Print out the records below with nothing altered.
[INPUT]
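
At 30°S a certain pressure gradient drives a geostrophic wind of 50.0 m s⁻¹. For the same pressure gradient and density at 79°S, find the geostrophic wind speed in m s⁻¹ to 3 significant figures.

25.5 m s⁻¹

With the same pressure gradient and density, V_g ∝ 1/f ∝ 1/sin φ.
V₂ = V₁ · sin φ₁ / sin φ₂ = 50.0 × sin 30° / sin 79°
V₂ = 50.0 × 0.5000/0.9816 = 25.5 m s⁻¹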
[/INPUT]
- SOLUTION
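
At 30°S a certain pressure gradient drives a geostrophic wind of 50.0 m s⁻¹. For the same pressure gradient and density at 79°S, find the geostrophic wind speed in m s⁻¹ to 3 significant figures.

25.5 m s⁻¹

With the same pressure gradient and density, V_g ∝ 1/f ∝ 1/sin φ.
V₂ = V₁ · sin φ₁ / sin φ₂ = 50.0 × sin 30° / sin 79°
V₂ = 50.0 × 0.5000/0.9816 = 25.5 m s⁻¹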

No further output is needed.